Exercise
Return each of the entries below precisely as it appears.

• • • • •

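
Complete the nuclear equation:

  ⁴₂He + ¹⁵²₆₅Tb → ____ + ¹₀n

Conserve mass number: 4 + 152 = A + 1, so A = 155.
Conserve atomic number: 2 + 65 = Z + 0, so Z = 67.
Z = 67 is holmium, so the species is ¹⁵⁵₆₇Ho.

Ho-155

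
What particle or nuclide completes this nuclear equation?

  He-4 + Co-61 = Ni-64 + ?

proton

Conserve mass number: 4 + 61 = 64 + A, so A = 1.
Conserve atomic number: 2 + 27 = 28 + Z, so Z = 1.
A = 1 and Z = 1 is H-1 — a proton.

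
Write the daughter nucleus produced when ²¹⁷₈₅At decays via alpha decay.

Bi-213

Alpha decay: mass number changes by -4, atomic number by -2.
A: 217 − 4 = 213; Z: 85 − 2 = 83.
Z = 83 is bismuth, so the daughter is ²¹³₈₃Bi.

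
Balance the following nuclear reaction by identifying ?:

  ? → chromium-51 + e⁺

Mn-51

Conserve mass number: A = 51 + 0, so A = 51.
Conserve atomic number: Z = 24 + 1, so Z = 25.
Z = 25 is manganese, so the species is manganese-51.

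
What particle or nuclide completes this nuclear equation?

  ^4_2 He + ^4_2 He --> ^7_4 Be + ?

Conserve mass number: 4 + 4 = 7 + A, so A = 1.
Conserve atomic number: 2 + 2 = 4 + Z, so Z = 0.
A = 1 and Z = 0 is ^1_0 n — a neutron.

neutron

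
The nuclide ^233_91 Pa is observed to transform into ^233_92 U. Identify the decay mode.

ΔA = 233 − 233 = 0; ΔZ = 92 − 91 = +1.
A is unchanged and Z rises by 1 — a neutron has become a proton (β⁻ decay).

beta-minus decay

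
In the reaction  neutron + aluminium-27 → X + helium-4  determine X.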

• • • • •

Reply
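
Complete the nuclear equation:

  ⁴₂He + ¹⁵²₆₅Tb → ____ + ¹₀n

Conserve mass number: 4 + 152 = A + 1, so A = 155.
Conserve atomic number: 2 + 65 = Z + 0, so Z = 67.
Z = 67 is holmium, so the species is ¹⁵⁵₆₇Ho.

Ho-155

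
What particle or nuclide completes this nuclear equation?

  He-4 + Co-61 = Ni-64 + ?

proton

Conserve mass number: 4 + 61 = 64 + A, so A = 1.
Conserve atomic number: 2 + 27 = 28 + Z, so Z = 1.
A = 1 and Z = 1 is H-1 — a proton.

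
Write the daughter nucleus produced when ²¹⁷₈₅At decays via alpha decay.

Bi-213

Alpha decay: mass number changes by -4, atomic number by -2.
A: 217 − 4 = 213; Z: 85 − 2 = 83.
Z = 83 is bismuth, so the daughter is ²¹³₈₃Bi.

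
Balance the following nuclear reaction by identifying ?:

  ? → chromium-51 + e⁺

Mn-51

Conserve mass number: A = 51 + 0, so A = 51.
Conserve atomic number: Z = 24 + 1, so Z = 25.
Z = 25 is manganese, so the species is manganese-51.

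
What particle or nuclide completes this nuclear equation?

  ^4_2 He + ^4_2 He --> ^7_4 Be + ?

Conserve mass number: 4 + 4 = 7 + A, so A = 1.
Conserve atomic number: 2 + 2 = 4 + Z, so Z = 0.
A = 1 and Z = 0 is ^1_0 n — a neutron.

neutron

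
The nuclide ^233_91 Pa is observed to transform into ^233_92 U. Identify the decay mode.

ΔA = 233 − 233 = 0; ΔZ = 92 − 91 = +1.
A is unchanged and Z rises by 1 — a neutron has become a proton (β⁻ decay).

beta-minus decay

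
In the reaction  neutron + aluminium-27 → X + helium-4  determine X.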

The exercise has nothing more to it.